Assignment: The expected response is the entire set of entries, copied exactly.

═══ Dataset

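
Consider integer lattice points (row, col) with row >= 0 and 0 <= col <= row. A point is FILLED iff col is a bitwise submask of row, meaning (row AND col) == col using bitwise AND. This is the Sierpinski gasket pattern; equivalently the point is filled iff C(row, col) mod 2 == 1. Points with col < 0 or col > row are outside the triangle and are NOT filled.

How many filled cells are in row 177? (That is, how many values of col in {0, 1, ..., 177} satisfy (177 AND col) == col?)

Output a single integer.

Answer: 16

Derivation:
177 in binary = 10110001
popcount(177) = number of 1-bits in 10110001 = 4
A col c satisfies (177 AND c) == c iff every set bit of c is also set in 177; each of the 4 set bits of 177 can independently be on or off in c.
count = 2^4 = 16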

══════

Solution for this exercise:
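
Consider integer lattice points (row, col) with row >= 0 and 0 <= col <= row. A point is FILLED iff col is a bitwise submask of row, meaning (row AND col) == col using bitwise AND. This is the Sierpinski gasket pattern; equivalently the point is filled iff C(row, col) mod 2 == 1. Points with col < 0 or col > row are outside the triangle and are NOT filled.

How many filled cells are in row 177? (That is, how many values of col in {0, 1, ..., 177} satisfy (177 AND col) == col?)

Output a single integer.

Answer: 16

Derivation:
177 in binary = 10110001
popcount(177) = number of 1-bits in 10110001 = 4
A col c satisfies (177 AND c) == c iff every set bit of c is also set in 177; each of the 4 set bits of 177 can independently be on or off in c.
count = 2^4 = 16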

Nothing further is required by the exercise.